[Collected data]
==========

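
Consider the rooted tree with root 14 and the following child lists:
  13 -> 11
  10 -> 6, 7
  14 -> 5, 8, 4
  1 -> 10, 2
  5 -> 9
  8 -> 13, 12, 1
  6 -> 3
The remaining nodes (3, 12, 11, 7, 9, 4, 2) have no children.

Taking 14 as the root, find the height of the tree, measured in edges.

The longest root-to-leaf path is 14-8-1-10-6-3 (5 edges).

5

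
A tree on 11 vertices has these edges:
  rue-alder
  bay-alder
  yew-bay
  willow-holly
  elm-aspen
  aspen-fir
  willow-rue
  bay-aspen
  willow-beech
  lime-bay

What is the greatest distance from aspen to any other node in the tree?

5

A farthest node from aspen is beech (holly also at distance 5).
The path aspen-bay-alder-rue-willow-beech has 5 edges.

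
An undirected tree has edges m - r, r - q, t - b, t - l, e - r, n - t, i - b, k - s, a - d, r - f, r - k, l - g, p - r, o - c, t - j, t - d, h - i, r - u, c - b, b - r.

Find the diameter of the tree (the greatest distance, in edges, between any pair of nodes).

6

Starting from s, a farthest node is g at distance 6.
One longest path: s - k - r - b - t - l - g.
So the diameter is 6.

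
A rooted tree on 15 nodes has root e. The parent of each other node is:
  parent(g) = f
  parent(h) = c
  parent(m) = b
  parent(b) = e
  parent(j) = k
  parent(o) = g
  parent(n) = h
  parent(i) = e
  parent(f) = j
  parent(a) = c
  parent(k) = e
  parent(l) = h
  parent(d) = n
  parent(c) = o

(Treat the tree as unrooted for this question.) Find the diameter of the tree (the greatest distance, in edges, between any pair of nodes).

BFS from m reaches d last, at distance 11; BFS from d confirms no node is farther.
Path: m - b - e - k - j - f - g - o - c - h - n - d.

11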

==========

Your task:
Output only an exact transcription of the lines above from the one with "An undirected tree" up to and including the one with "parent(c) = o".

Written solution:
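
An undirected tree has edges m - r, r - q, t - b, t - l, e - r, n - t, i - b, k - s, a - d, r - f, r - k, l - g, p - r, o - c, t - j, t - d, h - i, r - u, c - b, b - r.

Find the diameter of the tree (the greatest distance, in edges, between any pair of nodes).

6

Starting from s, a farthest node is g at distance 6.
One longest path: s - k - r - b - t - l - g.
So the diameter is 6.

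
A rooted tree on 15 nodes has root e. The parent of each other node is:
  parent(g) = f
  parent(h) = c
  parent(m) = b
  parent(b) = e
  parent(j) = k
  parent(o) = g
  parent(n) = h
  parent(i) = e
  parent(f) = j
  parent(a) = c
  parent(k) = e
  parent(l) = h
  parent(d) = n
  parent(c) = o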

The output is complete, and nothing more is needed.